Below are some records; reproduce them exactly.

=-=-=-=-=

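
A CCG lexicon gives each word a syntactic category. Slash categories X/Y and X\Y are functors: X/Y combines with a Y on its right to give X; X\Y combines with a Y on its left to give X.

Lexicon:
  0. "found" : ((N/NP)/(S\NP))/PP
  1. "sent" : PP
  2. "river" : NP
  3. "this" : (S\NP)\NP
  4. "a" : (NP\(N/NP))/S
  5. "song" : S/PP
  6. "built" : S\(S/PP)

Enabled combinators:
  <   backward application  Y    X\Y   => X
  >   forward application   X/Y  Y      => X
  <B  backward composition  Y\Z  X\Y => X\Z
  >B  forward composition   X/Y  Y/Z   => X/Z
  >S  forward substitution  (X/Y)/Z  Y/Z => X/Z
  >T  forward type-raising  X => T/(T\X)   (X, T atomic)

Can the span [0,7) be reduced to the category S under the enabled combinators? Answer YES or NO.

((N/NP)/(S\NP))/PP PP NP (S\NP)\NP (NP\(N/NP))/S S/PP S\(S/PP)
CKY chart[0,7] = {N/(N\NP), NP, NP/(NP\NP), PP/(PP\NP), S/(S\NP)}; S ∉ chart

NO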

=-=-=-=-=

> [EXPECTED ANSWER]:
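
A CCG lexicon gives each word a syntactic category. Slash categories X/Y and X\Y are functors: X/Y combines with a Y on its right to give X; X\Y combines with a Y on its left to give X.

Lexicon:
  0. "found" : ((N/NP)/(S\NP))/PP
  1. "sent" : PP
  2. "river" : NP
  3. "this" : (S\NP)\NP
  4. "a" : (NP\(N/NP))/S
  5. "song" : S/PP
  6. "built" : S\(S/PP)

Enabled combinators:
  <   backward application  Y    X\Y   => X
  >   forward application   X/Y  Y      => X
  <B  backward composition  Y\Z  X\Y => X\Z
  >B  forward composition   X/Y  Y/Z   => X/Z
  >S  forward substitution  (X/Y)/Z  Y/Z => X/Z
  >T  forward type-raising  X => T/(T\X)   (X, T atomic)

Can the span [0,7) be reduced to the category S under the enabled combinators? Answer YES or NO.

((N/NP)/(S\NP))/PP PP NP (S\NP)\NP (NP\(N/NP))/S S/PP S\(S/PP)
CKY chart[0,7] = {N/(N\NP), NP, NP/(NP\NP), PP/(PP\NP), S/(S\NP)}; S ∉ chart

NO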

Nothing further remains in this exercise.